Goal of the exercise >> Within the entries below, the lines from the one with "A compound is represented" through the one with "OC1C(C=O)C1C(=O)OC" are to be set down exactly, both ends kept.
*** Opening of Exercise input ***
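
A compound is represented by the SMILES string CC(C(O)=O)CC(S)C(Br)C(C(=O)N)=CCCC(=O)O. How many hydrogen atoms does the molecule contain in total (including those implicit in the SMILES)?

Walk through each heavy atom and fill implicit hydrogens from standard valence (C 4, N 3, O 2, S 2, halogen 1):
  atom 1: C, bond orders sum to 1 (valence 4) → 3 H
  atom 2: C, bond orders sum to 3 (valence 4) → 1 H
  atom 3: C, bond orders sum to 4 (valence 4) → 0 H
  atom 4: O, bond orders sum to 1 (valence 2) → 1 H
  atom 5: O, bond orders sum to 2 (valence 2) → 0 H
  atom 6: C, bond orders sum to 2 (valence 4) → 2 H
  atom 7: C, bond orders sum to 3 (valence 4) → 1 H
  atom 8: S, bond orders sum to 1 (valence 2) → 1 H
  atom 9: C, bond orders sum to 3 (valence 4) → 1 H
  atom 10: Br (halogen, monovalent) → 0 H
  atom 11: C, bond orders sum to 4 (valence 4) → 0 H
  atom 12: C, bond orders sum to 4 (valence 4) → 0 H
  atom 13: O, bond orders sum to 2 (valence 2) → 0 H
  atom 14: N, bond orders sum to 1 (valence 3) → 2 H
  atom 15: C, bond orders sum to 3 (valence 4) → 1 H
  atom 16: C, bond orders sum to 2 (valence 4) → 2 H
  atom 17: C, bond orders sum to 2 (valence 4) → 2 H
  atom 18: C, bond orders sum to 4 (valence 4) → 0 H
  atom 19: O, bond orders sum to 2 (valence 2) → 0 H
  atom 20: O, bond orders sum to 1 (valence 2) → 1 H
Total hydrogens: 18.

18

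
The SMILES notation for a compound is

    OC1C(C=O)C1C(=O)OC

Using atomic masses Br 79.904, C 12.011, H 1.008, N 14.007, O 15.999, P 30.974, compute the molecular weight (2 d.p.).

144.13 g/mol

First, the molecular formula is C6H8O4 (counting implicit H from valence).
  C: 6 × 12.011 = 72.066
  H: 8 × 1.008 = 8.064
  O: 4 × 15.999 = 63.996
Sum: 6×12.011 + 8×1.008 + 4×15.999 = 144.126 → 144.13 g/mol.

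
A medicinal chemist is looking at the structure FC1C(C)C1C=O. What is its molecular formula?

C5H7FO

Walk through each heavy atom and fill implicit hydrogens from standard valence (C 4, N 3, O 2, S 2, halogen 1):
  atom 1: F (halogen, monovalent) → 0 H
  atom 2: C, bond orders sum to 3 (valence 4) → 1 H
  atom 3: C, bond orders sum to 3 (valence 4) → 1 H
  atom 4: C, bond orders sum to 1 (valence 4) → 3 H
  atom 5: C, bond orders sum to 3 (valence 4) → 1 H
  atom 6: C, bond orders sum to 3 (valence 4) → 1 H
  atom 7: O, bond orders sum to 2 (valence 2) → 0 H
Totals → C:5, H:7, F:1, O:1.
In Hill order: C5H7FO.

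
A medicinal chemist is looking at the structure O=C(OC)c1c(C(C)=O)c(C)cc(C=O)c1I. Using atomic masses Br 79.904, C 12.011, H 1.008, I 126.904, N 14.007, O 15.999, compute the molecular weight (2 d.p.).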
*** Close of Exercise input ***
*** Opening of Exercise input ***
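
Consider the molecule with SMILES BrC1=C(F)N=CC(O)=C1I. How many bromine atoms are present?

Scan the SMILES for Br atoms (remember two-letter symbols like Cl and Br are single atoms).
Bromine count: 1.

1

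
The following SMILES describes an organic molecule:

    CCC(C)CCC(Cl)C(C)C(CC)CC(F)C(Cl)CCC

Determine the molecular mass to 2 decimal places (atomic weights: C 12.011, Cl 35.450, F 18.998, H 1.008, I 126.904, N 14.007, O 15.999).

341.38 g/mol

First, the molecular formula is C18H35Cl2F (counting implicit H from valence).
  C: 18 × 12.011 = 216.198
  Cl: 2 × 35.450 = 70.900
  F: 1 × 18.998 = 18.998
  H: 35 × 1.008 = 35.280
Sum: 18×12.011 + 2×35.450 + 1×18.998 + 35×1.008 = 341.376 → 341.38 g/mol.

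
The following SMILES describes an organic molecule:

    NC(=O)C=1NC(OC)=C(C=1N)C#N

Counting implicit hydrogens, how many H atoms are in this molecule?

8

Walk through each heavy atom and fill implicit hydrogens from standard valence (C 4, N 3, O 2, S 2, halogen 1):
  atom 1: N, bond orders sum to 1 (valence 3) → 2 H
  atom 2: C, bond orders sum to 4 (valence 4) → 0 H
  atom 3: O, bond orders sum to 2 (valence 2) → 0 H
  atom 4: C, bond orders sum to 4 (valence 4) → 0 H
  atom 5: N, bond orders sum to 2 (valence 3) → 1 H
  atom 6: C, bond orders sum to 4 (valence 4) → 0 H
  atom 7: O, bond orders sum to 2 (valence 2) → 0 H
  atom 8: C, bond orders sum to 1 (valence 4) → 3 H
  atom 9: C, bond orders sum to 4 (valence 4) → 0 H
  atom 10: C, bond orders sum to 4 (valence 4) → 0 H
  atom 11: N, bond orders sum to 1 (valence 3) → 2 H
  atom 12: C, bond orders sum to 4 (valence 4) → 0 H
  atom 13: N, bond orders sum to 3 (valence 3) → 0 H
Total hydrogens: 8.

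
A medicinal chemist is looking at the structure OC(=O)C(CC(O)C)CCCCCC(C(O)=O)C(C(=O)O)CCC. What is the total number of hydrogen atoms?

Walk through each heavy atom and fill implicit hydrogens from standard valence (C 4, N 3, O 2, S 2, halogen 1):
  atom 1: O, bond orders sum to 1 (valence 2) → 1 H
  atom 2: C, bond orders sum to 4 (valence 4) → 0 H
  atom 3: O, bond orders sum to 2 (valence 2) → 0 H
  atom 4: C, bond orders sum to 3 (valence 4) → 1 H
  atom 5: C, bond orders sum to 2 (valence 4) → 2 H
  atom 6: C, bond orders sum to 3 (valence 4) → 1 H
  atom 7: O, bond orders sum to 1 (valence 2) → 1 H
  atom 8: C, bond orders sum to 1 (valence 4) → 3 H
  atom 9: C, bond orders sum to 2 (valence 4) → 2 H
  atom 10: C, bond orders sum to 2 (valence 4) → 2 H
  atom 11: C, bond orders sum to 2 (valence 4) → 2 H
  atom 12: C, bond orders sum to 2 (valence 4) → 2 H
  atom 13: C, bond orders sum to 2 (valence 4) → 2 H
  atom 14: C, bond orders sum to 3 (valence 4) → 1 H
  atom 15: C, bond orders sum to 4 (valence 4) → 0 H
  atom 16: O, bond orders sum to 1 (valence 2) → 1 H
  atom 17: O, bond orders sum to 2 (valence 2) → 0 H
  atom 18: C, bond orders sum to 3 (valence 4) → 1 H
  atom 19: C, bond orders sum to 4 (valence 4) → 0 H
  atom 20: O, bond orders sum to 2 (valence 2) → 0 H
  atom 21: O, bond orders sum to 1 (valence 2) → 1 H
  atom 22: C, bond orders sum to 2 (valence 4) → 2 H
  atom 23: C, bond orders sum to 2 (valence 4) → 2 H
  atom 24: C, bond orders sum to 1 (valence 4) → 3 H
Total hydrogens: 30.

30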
*** Close of Exercise input ***
Result of this task >>
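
A compound is represented by the SMILES string CC(C(O)=O)CC(S)C(Br)C(C(=O)N)=CCCC(=O)O. How many hydrogen atoms does the molecule contain in total (including those implicit in the SMILES)?

Walk through each heavy atom and fill implicit hydrogens from standard valence (C 4, N 3, O 2, S 2, halogen 1):
  atom 1: C, bond orders sum to 1 (valence 4) → 3 H
  atom 2: C, bond orders sum to 3 (valence 4) → 1 H
  atom 3: C, bond orders sum to 4 (valence 4) → 0 H
  atom 4: O, bond orders sum to 1 (valence 2) → 1 H
  atom 5: O, bond orders sum to 2 (valence 2) → 0 H
  atom 6: C, bond orders sum to 2 (valence 4) → 2 H
  atom 7: C, bond orders sum to 3 (valence 4) → 1 H
  atom 8: S, bond orders sum to 1 (valence 2) → 1 H
  atom 9: C, bond orders sum to 3 (valence 4) → 1 H
  atom 10: Br (halogen, monovalent) → 0 H
  atom 11: C, bond orders sum to 4 (valence 4) → 0 H
  atom 12: C, bond orders sum to 4 (valence 4) → 0 H
  atom 13: O, bond orders sum to 2 (valence 2) → 0 H
  atom 14: N, bond orders sum to 1 (valence 3) → 2 H
  atom 15: C, bond orders sum to 3 (valence 4) → 1 H
  atom 16: C, bond orders sum to 2 (valence 4) → 2 H
  atom 17: C, bond orders sum to 2 (valence 4) → 2 H
  atom 18: C, bond orders sum to 4 (valence 4) → 0 H
  atom 19: O, bond orders sum to 2 (valence 2) → 0 H
  atom 20: O, bond orders sum to 1 (valence 2) → 1 H
Total hydrogens: 18.

18

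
The SMILES notation for a compound is

    OC1C(C=O)C1C(=O)OC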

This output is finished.